**Study material**
- - - -
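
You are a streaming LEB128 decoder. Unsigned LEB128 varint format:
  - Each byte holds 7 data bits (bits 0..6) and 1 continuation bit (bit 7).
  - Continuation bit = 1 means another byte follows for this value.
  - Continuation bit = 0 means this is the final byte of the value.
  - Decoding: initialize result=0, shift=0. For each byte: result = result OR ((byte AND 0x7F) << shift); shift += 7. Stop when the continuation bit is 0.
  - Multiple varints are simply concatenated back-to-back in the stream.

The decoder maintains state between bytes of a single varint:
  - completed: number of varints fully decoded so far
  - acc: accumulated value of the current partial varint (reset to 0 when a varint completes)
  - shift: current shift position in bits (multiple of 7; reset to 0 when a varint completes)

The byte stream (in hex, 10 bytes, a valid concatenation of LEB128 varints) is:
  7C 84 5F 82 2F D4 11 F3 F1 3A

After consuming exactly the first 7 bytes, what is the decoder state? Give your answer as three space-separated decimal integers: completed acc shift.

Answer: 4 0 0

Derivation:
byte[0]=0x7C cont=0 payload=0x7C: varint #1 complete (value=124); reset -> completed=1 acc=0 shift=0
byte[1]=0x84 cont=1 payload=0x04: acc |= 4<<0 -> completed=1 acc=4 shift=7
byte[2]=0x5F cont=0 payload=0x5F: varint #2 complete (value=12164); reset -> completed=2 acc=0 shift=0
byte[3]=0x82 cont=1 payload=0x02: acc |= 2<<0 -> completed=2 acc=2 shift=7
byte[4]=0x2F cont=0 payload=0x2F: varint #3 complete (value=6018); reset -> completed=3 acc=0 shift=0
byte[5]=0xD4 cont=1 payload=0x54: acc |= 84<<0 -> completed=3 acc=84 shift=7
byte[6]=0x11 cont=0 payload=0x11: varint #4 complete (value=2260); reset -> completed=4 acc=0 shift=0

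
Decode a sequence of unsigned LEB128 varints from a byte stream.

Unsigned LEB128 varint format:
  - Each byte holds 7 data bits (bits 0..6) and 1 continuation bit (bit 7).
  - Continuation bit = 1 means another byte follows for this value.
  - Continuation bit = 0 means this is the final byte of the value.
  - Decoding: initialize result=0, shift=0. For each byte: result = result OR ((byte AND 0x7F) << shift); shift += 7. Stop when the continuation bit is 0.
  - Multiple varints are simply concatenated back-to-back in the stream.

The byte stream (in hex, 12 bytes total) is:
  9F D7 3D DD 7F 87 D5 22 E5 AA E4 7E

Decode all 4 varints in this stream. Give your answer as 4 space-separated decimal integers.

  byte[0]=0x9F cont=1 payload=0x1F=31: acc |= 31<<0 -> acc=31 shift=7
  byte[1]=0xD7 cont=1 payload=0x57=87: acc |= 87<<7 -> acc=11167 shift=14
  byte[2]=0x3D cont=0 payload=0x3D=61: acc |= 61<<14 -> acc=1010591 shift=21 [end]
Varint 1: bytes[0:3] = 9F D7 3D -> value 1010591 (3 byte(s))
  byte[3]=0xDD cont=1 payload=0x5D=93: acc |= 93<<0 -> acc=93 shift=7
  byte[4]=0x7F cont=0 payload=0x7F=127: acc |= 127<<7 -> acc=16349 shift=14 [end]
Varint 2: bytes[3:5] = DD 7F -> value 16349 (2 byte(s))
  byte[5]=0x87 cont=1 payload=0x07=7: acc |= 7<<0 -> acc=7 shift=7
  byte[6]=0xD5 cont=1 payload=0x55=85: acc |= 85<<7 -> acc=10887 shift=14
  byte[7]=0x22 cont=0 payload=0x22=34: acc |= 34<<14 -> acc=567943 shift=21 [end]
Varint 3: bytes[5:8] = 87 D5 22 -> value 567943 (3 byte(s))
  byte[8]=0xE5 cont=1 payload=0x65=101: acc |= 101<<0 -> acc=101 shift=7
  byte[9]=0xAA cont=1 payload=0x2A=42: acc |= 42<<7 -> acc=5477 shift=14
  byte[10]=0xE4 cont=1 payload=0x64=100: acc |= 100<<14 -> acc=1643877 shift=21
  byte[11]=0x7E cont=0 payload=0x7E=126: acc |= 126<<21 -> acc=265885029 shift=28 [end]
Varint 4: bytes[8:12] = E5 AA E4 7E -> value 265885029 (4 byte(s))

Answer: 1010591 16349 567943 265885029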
- - - -
**Task statement**
Every line of the listing that includes the word "when" must be copied.

**Solution below**
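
  - Decoding: initialize result=0, shift=0. For each byte: result = result OR ((byte AND 0x7F) << shift); shift += 7. Stop when the continuation bit is 0.
  - acc: accumulated value of the current partial varint (reset to 0 when a varint completes)
  - shift: current shift position in bits (multiple of 7; reset to 0 when a varint completes)
  - Decoding: initialize result=0, shift=0. For each byte: result = result OR ((byte AND 0x7F) << shift); shift += 7. Stop when the continuation bit is 0.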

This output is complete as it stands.